> [Action item] Would you please copy each line of the data in which the string "edges" occurs?

━━━ Given entries ━━━

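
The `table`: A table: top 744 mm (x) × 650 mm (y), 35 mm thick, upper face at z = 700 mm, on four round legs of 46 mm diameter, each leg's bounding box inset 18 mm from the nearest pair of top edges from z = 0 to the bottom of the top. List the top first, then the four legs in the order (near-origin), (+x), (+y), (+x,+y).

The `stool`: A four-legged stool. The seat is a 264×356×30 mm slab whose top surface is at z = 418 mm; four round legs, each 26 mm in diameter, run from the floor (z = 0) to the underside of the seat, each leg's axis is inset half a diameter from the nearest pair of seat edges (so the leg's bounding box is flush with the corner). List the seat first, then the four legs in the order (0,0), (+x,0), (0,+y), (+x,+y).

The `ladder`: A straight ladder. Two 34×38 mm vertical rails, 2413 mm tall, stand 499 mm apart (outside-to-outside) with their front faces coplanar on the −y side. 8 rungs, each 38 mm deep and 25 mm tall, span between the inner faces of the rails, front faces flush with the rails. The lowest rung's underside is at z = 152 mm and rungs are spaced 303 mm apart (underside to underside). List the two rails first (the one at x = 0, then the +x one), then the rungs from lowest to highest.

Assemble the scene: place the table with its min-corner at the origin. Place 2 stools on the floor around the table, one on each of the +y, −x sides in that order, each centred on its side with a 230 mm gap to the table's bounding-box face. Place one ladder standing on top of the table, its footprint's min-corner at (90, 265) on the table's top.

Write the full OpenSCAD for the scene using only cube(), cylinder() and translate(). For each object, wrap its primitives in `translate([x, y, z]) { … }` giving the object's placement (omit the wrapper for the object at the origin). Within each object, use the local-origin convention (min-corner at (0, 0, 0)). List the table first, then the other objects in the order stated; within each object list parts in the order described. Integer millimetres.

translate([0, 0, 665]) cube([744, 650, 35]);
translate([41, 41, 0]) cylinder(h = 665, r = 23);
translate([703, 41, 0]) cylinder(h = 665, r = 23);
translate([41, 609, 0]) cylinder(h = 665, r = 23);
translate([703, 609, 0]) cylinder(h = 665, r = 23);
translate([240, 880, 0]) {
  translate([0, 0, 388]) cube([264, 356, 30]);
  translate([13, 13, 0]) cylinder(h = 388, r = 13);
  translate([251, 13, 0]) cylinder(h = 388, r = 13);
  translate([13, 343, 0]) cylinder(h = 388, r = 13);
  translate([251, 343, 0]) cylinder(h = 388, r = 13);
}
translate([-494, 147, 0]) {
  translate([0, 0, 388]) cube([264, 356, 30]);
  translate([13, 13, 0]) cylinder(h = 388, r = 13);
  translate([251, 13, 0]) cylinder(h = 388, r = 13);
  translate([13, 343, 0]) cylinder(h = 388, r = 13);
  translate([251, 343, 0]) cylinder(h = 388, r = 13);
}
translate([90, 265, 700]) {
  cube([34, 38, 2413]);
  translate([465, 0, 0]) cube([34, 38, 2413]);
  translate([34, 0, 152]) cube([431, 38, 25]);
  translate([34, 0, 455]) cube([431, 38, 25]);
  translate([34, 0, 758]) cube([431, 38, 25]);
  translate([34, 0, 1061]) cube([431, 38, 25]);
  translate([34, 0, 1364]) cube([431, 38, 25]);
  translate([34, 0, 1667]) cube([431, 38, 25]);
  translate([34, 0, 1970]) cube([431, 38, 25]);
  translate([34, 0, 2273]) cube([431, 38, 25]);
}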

━━━

> [Result for this task]
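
The `table`: A table: top 744 mm (x) × 650 mm (y), 35 mm thick, upper face at z = 700 mm, on four round legs of 46 mm diameter, each leg's bounding box inset 18 mm from the nearest pair of top edges from z = 0 to the bottom of the top. List the top first, then the four legs in the order (near-origin), (+x), (+y), (+x,+y).
The `stool`: A four-legged stool. The seat is a 264×356×30 mm slab whose top surface is at z = 418 mm; four round legs, each 26 mm in diameter, run from the floor (z = 0) to the underside of the seat, each leg's axis is inset half a diameter from the nearest pair of seat edges (so the leg's bounding box is flush with the corner). List the seat first, then the four legs in the order (0,0), (+x,0), (0,+y), (+x,+y).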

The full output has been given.